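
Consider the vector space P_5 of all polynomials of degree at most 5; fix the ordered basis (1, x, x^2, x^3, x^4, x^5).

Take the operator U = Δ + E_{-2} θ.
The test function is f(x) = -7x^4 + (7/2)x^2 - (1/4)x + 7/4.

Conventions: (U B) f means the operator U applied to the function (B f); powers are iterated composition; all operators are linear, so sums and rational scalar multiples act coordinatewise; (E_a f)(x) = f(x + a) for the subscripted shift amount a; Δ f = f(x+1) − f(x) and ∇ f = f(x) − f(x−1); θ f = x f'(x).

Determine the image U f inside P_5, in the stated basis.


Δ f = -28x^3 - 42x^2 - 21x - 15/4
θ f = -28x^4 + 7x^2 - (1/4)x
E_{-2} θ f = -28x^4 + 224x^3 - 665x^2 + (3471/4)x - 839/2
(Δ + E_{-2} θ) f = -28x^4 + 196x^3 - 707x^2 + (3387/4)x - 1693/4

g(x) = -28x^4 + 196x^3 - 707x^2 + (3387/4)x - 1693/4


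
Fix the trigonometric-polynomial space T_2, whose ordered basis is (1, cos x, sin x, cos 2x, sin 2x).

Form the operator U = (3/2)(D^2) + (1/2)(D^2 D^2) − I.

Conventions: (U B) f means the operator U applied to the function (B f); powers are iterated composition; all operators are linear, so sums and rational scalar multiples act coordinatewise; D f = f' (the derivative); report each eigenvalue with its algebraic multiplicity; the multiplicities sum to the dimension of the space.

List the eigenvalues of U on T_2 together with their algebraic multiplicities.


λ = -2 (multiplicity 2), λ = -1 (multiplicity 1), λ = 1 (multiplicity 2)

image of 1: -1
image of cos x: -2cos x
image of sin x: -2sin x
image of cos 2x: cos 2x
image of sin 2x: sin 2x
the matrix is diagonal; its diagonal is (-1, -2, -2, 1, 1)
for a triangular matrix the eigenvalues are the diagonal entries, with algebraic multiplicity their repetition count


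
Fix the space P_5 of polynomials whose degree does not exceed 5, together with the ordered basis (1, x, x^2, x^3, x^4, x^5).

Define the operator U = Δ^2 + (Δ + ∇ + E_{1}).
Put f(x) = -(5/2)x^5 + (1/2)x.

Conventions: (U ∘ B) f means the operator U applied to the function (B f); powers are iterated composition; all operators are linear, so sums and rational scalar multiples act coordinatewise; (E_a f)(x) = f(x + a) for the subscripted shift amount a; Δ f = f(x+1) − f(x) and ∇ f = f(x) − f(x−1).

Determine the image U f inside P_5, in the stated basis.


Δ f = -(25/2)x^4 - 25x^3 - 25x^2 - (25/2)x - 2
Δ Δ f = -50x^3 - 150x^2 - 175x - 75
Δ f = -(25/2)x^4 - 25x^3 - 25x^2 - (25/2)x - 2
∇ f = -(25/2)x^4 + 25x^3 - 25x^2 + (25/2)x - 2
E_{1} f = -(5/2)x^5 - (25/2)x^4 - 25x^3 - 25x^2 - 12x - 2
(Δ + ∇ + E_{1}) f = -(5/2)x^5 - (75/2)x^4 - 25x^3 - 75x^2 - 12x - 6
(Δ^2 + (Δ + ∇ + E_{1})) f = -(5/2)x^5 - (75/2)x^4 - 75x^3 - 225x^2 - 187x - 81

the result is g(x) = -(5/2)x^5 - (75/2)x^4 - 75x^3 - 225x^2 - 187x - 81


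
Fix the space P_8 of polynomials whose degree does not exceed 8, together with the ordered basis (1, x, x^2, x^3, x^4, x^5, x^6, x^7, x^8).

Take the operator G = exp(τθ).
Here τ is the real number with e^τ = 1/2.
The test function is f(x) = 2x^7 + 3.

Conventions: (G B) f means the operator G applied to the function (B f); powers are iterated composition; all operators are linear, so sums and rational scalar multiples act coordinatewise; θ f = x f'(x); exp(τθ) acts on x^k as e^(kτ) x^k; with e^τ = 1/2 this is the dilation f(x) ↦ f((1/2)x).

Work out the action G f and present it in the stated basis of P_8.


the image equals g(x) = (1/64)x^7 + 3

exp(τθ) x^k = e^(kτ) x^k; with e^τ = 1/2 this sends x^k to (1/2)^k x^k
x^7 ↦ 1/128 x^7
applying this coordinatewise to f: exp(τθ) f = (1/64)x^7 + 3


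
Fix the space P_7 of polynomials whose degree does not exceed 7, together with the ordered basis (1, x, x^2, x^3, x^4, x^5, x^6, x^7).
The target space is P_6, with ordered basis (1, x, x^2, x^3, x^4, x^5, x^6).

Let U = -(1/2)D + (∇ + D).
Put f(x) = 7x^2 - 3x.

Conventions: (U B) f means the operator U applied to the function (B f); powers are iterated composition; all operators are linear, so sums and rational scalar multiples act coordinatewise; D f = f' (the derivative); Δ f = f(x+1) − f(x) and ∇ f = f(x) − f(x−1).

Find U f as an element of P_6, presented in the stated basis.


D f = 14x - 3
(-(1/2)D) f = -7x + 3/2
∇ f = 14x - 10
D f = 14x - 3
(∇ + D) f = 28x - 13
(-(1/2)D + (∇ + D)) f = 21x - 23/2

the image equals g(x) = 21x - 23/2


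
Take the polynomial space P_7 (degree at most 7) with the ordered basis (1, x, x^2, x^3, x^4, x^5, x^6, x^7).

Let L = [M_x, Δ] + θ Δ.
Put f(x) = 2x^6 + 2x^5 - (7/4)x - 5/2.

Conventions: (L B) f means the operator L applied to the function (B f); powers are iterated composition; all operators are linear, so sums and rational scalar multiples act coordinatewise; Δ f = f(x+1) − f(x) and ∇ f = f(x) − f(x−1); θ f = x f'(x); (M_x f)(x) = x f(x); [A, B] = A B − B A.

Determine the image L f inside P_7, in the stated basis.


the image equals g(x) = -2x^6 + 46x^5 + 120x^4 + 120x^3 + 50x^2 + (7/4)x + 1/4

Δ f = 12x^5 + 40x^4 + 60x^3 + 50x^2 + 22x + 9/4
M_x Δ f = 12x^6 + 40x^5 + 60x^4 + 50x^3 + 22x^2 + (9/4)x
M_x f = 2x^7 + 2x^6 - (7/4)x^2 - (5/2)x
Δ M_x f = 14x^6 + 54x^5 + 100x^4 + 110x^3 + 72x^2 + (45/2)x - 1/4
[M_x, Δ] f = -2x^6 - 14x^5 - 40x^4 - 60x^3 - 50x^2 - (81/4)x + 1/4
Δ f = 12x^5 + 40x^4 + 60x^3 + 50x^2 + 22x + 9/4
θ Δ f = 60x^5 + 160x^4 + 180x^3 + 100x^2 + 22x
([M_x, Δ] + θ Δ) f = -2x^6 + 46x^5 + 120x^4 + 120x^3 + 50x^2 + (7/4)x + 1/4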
════════════════════
What is needed |
Please copy each entry. Leave nothing out.

Task answer |
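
Consider the vector space P_5 of all polynomials of degree at most 5; fix the ordered basis (1, x, x^2, x^3, x^4, x^5).

Take the operator U = Δ + E_{-2} θ.
The test function is f(x) = -7x^4 + (7/2)x^2 - (1/4)x + 7/4.

Conventions: (U B) f means the operator U applied to the function (B f); powers are iterated composition; all operators are linear, so sums and rational scalar multiples act coordinatewise; (E_a f)(x) = f(x + a) for the subscripted shift amount a; Δ f = f(x+1) − f(x) and ∇ f = f(x) − f(x−1); θ f = x f'(x).

Determine the image U f inside P_5, in the stated basis.


Δ f = -28x^3 - 42x^2 - 21x - 15/4
θ f = -28x^4 + 7x^2 - (1/4)x
E_{-2} θ f = -28x^4 + 224x^3 - 665x^2 + (3471/4)x - 839/2
(Δ + E_{-2} θ) f = -28x^4 + 196x^3 - 707x^2 + (3387/4)x - 1693/4

g(x) = -28x^4 + 196x^3 - 707x^2 + (3387/4)x - 1693/4


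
Fix the trigonometric-polynomial space T_2, whose ordered basis is (1, cos x, sin x, cos 2x, sin 2x).

Form the operator U = (3/2)(D^2) + (1/2)(D^2 D^2) − I.

Conventions: (U B) f means the operator U applied to the function (B f); powers are iterated composition; all operators are linear, so sums and rational scalar multiples act coordinatewise; D f = f' (the derivative); report each eigenvalue with its algebraic multiplicity; the multiplicities sum to the dimension of the space.

List the eigenvalues of U on T_2 together with their algebraic multiplicities.


λ = -2 (multiplicity 2), λ = -1 (multiplicity 1), λ = 1 (multiplicity 2)

image of 1: -1
image of cos x: -2cos x
image of sin x: -2sin x
image of cos 2x: cos 2x
image of sin 2x: sin 2x
the matrix is diagonal; its diagonal is (-1, -2, -2, 1, 1)
for a triangular matrix the eigenvalues are the diagonal entries, with algebraic multiplicity their repetition count


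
Fix the space P_5 of polynomials whose degree does not exceed 5, together with the ordered basis (1, x, x^2, x^3, x^4, x^5).

Define the operator U = Δ^2 + (Δ + ∇ + E_{1}).
Put f(x) = -(5/2)x^5 + (1/2)x.

Conventions: (U ∘ B) f means the operator U applied to the function (B f); powers are iterated composition; all operators are linear, so sums and rational scalar multiples act coordinatewise; (E_a f)(x) = f(x + a) for the subscripted shift amount a; Δ f = f(x+1) − f(x) and ∇ f = f(x) − f(x−1).

Determine the image U f inside P_5, in the stated basis.


Δ f = -(25/2)x^4 - 25x^3 - 25x^2 - (25/2)x - 2
Δ Δ f = -50x^3 - 150x^2 - 175x - 75
Δ f = -(25/2)x^4 - 25x^3 - 25x^2 - (25/2)x - 2
∇ f = -(25/2)x^4 + 25x^3 - 25x^2 + (25/2)x - 2
E_{1} f = -(5/2)x^5 - (25/2)x^4 - 25x^3 - 25x^2 - 12x - 2
(Δ + ∇ + E_{1}) f = -(5/2)x^5 - (75/2)x^4 - 25x^3 - 75x^2 - 12x - 6
(Δ^2 + (Δ + ∇ + E_{1})) f = -(5/2)x^5 - (75/2)x^4 - 75x^3 - 225x^2 - 187x - 81

the result is g(x) = -(5/2)x^5 - (75/2)x^4 - 75x^3 - 225x^2 - 187x - 81


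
Fix the space P_8 of polynomials whose degree does not exceed 8, together with the ordered basis (1, x, x^2, x^3, x^4, x^5, x^6, x^7, x^8).

Take the operator G = exp(τθ).
Here τ is the real number with e^τ = 1/2.
The test function is f(x) = 2x^7 + 3.

Conventions: (G B) f means the operator G applied to the function (B f); powers are iterated composition; all operators are linear, so sums and rational scalar multiples act coordinatewise; θ f = x f'(x); exp(τθ) acts on x^k as e^(kτ) x^k; with e^τ = 1/2 this is the dilation f(x) ↦ f((1/2)x).

Work out the action G f and present it in the stated basis of P_8.


the image equals g(x) = (1/64)x^7 + 3

exp(τθ) x^k = e^(kτ) x^k; with e^τ = 1/2 this sends x^k to (1/2)^k x^k
x^7 ↦ 1/128 x^7
applying this coordinatewise to f: exp(τθ) f = (1/64)x^7 + 3


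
Fix the space P_7 of polynomials whose degree does not exceed 7, together with the ordered basis (1, x, x^2, x^3, x^4, x^5, x^6, x^7).
The target space is P_6, with ordered basis (1, x, x^2, x^3, x^4, x^5, x^6).

Let U = -(1/2)D + (∇ + D).
Put f(x) = 7x^2 - 3x.

Conventions: (U B) f means the operator U applied to the function (B f); powers are iterated composition; all operators are linear, so sums and rational scalar multiples act coordinatewise; D f = f' (the derivative); Δ f = f(x+1) − f(x) and ∇ f = f(x) − f(x−1).

Find U f as an element of P_6, presented in the stated basis.


D f = 14x - 3
(-(1/2)D) f = -7x + 3/2
∇ f = 14x - 10
D f = 14x - 3
(∇ + D) f = 28x - 13
(-(1/2)D + (∇ + D)) f = 21x - 23/2

the image equals g(x) = 21x - 23/2


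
Take the polynomial space P_7 (degree at most 7) with the ordered basis (1, x, x^2, x^3, x^4, x^5, x^6, x^7).

Let L = [M_x, Δ] + θ Δ.
Put f(x) = 2x^6 + 2x^5 - (7/4)x - 5/2.

Conventions: (L B) f means the operator L applied to the function (B f); powers are iterated composition; all operators are linear, so sums and rational scalar multiples act coordinatewise; Δ f = f(x+1) − f(x) and ∇ f = f(x) − f(x−1); θ f = x f'(x); (M_x f)(x) = x f(x); [A, B] = A B − B A.

Determine the image L f inside P_7, in the stated basis.


the image equals g(x) = -2x^6 + 46x^5 + 120x^4 + 120x^3 + 50x^2 + (7/4)x + 1/4

Δ f = 12x^5 + 40x^4 + 60x^3 + 50x^2 + 22x + 9/4
M_x Δ f = 12x^6 + 40x^5 + 60x^4 + 50x^3 + 22x^2 + (9/4)x
M_x f = 2x^7 + 2x^6 - (7/4)x^2 - (5/2)x
Δ M_x f = 14x^6 + 54x^5 + 100x^4 + 110x^3 + 72x^2 + (45/2)x - 1/4
[M_x, Δ] f = -2x^6 - 14x^5 - 40x^4 - 60x^3 - 50x^2 - (81/4)x + 1/4
Δ f = 12x^5 + 40x^4 + 60x^3 + 50x^2 + 22x + 9/4
θ Δ f = 60x^5 + 160x^4 + 180x^3 + 100x^2 + 22x
([M_x, Δ] + θ Δ) f = -2x^6 + 46x^5 + 120x^4 + 120x^3 + 50x^2 + (7/4)x + 1/4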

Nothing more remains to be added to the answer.